* **WORK REQUEST**:
Copy exactly the lines of the data below that run from the line holding "2nd instar: 102 °C·d" through the line holding "week 1: 34.3, week", both ends included.

* **AVAILABLE RECORDS**:

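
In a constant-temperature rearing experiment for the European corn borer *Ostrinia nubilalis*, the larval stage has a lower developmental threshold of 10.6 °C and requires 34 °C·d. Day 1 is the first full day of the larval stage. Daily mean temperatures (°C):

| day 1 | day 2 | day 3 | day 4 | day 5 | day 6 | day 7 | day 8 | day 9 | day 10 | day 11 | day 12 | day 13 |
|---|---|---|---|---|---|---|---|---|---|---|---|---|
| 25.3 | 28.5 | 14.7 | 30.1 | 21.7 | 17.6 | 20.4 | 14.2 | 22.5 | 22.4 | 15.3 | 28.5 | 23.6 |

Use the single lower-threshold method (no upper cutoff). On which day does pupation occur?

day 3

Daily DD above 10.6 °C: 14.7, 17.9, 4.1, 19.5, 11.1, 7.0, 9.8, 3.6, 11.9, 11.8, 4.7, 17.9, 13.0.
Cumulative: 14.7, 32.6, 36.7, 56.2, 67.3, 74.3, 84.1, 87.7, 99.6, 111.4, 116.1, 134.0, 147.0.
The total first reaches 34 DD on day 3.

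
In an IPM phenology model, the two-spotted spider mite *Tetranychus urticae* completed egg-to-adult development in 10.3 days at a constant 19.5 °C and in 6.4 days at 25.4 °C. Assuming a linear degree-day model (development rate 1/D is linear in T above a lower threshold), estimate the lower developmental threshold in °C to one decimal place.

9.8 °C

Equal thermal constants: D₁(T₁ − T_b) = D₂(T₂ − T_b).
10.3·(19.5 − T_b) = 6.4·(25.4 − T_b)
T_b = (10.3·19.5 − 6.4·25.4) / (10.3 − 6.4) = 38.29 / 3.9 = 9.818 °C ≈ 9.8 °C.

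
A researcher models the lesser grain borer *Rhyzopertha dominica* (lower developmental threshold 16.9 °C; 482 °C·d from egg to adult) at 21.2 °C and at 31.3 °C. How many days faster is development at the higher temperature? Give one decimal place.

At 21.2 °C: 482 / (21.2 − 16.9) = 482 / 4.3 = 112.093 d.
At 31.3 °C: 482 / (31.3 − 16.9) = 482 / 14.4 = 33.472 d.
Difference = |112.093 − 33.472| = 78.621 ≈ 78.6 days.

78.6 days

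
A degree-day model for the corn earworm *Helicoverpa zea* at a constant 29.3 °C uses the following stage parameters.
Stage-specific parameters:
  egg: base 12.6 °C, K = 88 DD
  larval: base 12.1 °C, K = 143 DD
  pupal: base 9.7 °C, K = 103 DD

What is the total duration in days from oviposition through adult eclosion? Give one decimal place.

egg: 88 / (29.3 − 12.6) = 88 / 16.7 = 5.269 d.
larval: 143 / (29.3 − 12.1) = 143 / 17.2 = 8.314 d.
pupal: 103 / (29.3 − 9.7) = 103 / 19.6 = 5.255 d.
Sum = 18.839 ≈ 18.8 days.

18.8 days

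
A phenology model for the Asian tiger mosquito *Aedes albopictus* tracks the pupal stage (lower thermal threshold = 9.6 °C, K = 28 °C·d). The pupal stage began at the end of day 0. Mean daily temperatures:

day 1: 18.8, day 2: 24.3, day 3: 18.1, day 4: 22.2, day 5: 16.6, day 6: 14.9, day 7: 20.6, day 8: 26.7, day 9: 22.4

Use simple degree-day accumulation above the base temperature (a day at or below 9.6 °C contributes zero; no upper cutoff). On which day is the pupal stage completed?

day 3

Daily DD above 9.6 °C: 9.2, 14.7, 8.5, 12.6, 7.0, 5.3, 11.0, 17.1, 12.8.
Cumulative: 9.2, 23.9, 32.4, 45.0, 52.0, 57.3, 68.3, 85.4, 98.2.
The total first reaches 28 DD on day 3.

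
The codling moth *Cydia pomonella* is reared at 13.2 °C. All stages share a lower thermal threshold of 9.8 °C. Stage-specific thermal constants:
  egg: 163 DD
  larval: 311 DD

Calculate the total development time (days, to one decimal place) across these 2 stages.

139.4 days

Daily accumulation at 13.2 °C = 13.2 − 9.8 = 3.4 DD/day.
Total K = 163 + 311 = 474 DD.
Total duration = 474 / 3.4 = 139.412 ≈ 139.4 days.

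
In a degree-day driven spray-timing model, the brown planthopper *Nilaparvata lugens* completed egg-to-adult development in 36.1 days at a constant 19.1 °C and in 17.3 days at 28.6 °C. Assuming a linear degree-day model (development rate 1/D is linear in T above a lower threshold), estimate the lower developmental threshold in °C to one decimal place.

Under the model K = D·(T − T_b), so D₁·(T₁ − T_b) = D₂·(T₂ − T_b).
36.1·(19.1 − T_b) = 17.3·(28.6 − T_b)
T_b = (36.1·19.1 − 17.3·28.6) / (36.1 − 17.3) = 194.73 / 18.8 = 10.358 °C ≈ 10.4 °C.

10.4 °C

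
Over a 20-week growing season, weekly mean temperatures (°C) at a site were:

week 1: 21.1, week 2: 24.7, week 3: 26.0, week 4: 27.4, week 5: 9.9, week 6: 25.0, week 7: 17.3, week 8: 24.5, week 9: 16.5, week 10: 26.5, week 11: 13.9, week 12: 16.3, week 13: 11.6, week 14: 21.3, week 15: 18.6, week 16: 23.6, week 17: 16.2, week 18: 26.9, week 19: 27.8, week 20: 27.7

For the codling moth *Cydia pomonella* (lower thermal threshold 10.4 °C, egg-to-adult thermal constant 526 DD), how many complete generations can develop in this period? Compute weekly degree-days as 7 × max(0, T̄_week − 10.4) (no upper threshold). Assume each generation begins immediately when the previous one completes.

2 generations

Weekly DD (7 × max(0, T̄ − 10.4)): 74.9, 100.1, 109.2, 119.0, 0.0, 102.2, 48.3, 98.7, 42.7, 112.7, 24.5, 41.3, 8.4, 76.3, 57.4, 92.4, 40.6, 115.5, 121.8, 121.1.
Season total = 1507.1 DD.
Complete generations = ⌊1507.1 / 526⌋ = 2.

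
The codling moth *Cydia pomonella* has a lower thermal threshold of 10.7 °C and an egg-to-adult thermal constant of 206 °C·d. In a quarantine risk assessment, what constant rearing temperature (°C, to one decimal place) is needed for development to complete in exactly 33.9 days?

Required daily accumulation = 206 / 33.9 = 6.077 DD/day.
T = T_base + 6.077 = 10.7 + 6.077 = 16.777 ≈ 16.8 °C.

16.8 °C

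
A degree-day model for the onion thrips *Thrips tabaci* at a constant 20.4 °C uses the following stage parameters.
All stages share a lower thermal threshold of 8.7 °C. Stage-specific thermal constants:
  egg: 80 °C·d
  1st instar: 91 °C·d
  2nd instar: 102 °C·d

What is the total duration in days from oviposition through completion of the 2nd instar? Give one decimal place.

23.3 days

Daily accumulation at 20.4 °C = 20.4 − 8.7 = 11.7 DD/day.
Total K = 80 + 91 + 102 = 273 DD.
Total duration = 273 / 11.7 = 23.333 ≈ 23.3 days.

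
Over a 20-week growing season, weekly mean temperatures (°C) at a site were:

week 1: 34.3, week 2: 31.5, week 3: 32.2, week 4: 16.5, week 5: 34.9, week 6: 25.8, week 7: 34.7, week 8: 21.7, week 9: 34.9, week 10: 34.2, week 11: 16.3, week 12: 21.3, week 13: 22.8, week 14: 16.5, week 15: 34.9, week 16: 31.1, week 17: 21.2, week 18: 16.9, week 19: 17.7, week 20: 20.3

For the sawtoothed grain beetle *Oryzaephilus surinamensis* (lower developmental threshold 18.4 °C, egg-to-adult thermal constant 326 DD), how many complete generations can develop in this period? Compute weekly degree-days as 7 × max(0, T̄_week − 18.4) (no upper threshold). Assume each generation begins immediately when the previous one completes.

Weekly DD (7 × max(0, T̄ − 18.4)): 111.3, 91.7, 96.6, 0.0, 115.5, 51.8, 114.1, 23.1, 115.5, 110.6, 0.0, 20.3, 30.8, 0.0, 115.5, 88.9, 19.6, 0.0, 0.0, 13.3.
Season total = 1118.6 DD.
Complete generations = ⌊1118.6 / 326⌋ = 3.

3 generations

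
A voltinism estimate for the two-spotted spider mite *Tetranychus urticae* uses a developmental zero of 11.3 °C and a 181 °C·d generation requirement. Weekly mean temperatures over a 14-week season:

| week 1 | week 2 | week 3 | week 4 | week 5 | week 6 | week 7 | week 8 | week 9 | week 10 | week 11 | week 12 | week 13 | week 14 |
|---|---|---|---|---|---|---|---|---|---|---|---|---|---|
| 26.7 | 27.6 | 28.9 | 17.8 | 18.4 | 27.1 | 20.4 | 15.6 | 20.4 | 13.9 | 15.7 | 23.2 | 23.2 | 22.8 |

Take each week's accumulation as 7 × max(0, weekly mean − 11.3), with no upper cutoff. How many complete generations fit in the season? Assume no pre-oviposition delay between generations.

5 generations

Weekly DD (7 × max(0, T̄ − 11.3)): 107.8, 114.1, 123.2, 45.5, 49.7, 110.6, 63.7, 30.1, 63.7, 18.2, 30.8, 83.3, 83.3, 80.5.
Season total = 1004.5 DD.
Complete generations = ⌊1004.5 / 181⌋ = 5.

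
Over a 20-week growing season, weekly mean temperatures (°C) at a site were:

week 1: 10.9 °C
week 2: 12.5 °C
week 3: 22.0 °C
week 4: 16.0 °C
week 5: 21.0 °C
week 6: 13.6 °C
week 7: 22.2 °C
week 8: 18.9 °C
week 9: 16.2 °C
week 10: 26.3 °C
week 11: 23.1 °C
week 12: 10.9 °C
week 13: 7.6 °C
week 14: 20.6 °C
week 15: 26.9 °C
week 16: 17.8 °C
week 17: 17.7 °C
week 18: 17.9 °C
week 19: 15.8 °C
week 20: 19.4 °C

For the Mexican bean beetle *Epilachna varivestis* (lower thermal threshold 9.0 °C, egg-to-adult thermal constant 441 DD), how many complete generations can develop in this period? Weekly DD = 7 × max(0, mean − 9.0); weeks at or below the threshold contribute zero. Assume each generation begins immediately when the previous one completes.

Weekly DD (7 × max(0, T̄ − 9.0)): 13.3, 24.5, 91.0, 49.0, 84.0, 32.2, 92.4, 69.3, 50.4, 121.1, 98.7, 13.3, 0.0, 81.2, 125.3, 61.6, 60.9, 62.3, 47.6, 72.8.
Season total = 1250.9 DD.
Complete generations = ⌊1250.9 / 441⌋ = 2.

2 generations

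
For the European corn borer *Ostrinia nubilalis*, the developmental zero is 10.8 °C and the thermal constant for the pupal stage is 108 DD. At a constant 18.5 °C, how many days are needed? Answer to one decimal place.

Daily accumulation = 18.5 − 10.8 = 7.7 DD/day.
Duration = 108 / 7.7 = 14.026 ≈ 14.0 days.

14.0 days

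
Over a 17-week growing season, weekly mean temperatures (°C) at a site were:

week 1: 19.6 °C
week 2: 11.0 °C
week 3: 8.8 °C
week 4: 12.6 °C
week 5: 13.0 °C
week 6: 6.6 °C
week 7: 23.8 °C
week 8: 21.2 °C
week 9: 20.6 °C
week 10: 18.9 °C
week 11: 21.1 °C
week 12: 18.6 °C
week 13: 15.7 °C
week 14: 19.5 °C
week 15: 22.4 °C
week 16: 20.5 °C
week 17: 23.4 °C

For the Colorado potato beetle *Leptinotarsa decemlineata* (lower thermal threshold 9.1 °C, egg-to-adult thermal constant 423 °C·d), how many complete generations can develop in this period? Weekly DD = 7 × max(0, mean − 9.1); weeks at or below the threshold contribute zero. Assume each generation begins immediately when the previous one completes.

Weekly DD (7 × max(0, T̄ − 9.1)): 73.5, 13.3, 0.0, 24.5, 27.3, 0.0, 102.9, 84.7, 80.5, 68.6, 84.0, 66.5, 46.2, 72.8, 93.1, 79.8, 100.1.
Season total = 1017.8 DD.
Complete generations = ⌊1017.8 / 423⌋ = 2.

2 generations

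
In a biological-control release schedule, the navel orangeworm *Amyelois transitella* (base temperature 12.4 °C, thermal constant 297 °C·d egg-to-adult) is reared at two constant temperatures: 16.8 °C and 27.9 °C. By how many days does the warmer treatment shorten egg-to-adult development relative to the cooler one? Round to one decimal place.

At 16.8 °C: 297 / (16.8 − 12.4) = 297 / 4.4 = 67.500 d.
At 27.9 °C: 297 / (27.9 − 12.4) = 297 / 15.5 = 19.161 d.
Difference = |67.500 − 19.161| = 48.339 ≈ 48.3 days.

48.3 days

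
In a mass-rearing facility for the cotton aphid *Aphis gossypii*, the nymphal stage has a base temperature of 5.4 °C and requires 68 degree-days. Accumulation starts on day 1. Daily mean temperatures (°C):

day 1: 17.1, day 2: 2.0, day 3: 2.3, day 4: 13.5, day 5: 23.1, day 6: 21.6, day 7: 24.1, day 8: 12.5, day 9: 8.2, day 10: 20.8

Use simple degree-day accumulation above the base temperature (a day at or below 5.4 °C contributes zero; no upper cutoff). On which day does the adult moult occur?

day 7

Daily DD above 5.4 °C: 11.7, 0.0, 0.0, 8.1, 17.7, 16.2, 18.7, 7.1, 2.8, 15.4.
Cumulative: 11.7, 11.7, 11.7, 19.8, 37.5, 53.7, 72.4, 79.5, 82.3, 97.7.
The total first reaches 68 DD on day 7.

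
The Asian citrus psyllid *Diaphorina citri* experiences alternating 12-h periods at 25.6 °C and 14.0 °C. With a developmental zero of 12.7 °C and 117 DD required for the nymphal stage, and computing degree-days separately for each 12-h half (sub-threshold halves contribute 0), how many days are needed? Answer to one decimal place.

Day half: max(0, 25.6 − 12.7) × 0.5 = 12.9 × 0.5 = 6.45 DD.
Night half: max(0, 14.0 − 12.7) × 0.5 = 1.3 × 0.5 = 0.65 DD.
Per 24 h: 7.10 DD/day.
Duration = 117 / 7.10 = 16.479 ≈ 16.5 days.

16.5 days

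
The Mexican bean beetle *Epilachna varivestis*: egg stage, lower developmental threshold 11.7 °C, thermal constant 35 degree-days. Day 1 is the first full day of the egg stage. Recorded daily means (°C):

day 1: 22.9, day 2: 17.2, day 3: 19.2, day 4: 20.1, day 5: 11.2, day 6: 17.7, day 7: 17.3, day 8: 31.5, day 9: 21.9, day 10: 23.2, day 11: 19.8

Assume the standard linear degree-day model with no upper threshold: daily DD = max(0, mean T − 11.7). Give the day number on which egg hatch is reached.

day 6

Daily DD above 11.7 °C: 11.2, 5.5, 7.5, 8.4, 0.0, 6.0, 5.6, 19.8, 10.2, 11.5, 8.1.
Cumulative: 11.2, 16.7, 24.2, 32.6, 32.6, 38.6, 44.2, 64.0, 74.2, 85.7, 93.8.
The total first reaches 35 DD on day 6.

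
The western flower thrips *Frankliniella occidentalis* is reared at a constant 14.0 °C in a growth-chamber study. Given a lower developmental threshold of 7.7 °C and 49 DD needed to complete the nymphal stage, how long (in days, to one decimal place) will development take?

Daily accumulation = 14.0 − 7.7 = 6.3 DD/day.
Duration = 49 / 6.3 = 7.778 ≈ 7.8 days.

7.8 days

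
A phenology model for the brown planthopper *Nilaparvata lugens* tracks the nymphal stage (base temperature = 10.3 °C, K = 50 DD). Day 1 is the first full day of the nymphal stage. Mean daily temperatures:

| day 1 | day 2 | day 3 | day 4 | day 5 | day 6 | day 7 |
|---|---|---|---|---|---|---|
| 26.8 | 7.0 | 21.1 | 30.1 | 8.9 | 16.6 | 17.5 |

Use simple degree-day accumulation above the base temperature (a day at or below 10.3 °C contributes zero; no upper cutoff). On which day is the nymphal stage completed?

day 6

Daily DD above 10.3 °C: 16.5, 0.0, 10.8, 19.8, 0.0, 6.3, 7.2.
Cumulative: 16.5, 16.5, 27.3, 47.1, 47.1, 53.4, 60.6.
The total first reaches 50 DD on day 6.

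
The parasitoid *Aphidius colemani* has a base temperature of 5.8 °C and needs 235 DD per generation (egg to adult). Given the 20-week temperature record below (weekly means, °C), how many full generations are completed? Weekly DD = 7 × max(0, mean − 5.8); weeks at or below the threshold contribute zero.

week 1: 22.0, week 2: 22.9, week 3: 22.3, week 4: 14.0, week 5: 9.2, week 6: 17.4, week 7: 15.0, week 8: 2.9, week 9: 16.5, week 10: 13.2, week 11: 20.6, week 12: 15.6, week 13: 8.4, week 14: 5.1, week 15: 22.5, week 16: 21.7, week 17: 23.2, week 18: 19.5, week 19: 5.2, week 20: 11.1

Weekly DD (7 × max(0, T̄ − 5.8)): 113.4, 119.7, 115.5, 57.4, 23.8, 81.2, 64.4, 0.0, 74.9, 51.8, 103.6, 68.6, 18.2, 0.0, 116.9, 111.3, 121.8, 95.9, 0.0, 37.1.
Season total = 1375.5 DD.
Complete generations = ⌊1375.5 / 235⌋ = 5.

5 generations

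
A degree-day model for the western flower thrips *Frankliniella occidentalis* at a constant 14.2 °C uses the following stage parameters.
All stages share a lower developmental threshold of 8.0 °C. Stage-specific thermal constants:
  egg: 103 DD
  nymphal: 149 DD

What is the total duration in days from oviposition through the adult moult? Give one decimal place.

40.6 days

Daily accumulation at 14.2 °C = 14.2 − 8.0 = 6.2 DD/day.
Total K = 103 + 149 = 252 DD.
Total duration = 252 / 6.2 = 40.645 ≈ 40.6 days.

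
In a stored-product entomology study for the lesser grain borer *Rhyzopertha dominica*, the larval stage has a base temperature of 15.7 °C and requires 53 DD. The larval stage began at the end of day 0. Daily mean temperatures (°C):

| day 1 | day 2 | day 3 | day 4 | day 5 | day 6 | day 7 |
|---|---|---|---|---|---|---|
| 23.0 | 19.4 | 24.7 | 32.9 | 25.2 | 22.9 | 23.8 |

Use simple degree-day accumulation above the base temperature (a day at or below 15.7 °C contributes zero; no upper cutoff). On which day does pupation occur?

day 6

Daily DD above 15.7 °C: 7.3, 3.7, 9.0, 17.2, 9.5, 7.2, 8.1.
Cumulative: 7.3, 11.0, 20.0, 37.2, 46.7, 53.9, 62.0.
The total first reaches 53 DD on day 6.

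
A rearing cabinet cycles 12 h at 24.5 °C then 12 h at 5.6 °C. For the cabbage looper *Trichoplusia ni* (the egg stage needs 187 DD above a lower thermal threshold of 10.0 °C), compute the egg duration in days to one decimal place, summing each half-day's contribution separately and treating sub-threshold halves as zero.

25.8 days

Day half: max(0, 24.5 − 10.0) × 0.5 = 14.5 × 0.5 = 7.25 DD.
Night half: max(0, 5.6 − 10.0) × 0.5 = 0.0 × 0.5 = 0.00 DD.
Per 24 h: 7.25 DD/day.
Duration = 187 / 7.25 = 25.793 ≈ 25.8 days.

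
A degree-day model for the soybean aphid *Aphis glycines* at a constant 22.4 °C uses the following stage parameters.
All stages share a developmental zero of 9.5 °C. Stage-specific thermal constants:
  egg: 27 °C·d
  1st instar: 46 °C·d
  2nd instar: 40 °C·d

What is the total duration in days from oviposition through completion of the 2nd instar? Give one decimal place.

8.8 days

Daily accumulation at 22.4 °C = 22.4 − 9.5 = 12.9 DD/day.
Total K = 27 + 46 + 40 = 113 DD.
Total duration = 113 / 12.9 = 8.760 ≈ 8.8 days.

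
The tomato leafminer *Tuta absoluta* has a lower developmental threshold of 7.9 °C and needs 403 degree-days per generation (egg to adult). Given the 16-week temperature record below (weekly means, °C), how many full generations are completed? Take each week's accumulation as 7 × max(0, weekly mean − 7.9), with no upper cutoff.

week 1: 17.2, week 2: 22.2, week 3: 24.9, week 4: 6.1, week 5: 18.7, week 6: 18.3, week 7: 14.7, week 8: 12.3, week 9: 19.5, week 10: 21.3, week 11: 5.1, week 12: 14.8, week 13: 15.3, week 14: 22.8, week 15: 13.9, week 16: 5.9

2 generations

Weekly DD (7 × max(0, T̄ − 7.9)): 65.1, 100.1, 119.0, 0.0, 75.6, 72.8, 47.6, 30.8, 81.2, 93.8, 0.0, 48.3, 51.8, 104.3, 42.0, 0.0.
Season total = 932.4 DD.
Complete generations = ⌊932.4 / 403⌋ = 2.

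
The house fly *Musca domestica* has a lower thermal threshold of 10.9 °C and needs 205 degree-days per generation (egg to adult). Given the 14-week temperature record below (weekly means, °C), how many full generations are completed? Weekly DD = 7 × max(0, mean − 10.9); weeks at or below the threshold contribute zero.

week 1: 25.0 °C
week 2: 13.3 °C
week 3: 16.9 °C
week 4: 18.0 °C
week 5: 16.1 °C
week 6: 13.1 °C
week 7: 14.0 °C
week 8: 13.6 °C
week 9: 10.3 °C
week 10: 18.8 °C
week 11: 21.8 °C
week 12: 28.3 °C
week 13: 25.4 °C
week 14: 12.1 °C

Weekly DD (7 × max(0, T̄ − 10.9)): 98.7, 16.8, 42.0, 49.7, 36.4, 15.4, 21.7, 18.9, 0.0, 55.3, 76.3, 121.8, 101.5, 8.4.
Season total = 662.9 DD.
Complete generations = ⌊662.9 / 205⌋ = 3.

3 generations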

* **TASK ANSWER**:
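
  2nd instar: 102 °C·d

What is the total duration in days from oviposition through completion of the 2nd instar? Give one decimal place.

23.3 days

Daily accumulation at 20.4 °C = 20.4 − 8.7 = 11.7 DD/day.
Total K = 80 + 91 + 102 = 273 DD.
Total duration = 273 / 11.7 = 23.333 ≈ 23.3 days.

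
Over a 20-week growing season, weekly mean temperatures (°C) at a site were:

week 1: 34.3, week 2: 31.5, week 3: 32.2, week 4: 16.5, week 5: 34.9, week 6: 25.8, week 7: 34.7, week 8: 21.7, week 9: 34.9, week 10: 34.2, week 11: 16.3, week 12: 21.3, week 13: 22.8, week 14: 16.5, week 15: 34.9, week 16: 31.1, week 17: 21.2, week 18: 16.9, week 19: 17.7, week 20: 20.3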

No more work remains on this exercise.